== The task ==
Set the following entries down again exactly, line by line.

== Records for the task ==
*** Block opens ***

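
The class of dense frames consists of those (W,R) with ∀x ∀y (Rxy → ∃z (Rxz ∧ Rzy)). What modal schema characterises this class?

This is density; the standard corresponding axiom is C4: □□q → □q.

□□q → □q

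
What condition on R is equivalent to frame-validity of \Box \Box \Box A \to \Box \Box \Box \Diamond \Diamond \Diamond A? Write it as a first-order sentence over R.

This is a Sahlqvist (Geach-type) schema ◇^0□^3A → □^3◇^3A.
First-order correspondent: \forall x \forall z (x R^3 z \to \exists w (x R^3 w \wedge z R^3 w)).

\forall x \forall z (x R^3 z \to \exists w (x R^3 w \wedge z R^3 w))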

*** Block closes ***

== Solution for this task ==
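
The class of dense frames consists of those (W,R) with ∀x ∀y (Rxy → ∃z (Rxz ∧ Rzy)). What modal schema characterises this class?

This is density; the standard corresponding axiom is C4: □□q → □q.

□□q → □q

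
What condition on R is equivalent to frame-validity of \Box \Box \Box A \to \Box \Box \Box \Diamond \Diamond \Diamond A? Write it as a first-order sentence over R.

This is a Sahlqvist (Geach-type) schema ◇^0□^3A → □^3◇^3A.
First-order correspondent: \forall x \forall z (x R^3 z \to \exists w (x R^3 w \wedge z R^3 w)).

\forall x \forall z (x R^3 z \to \exists w (x R^3 w \wedge z R^3 w))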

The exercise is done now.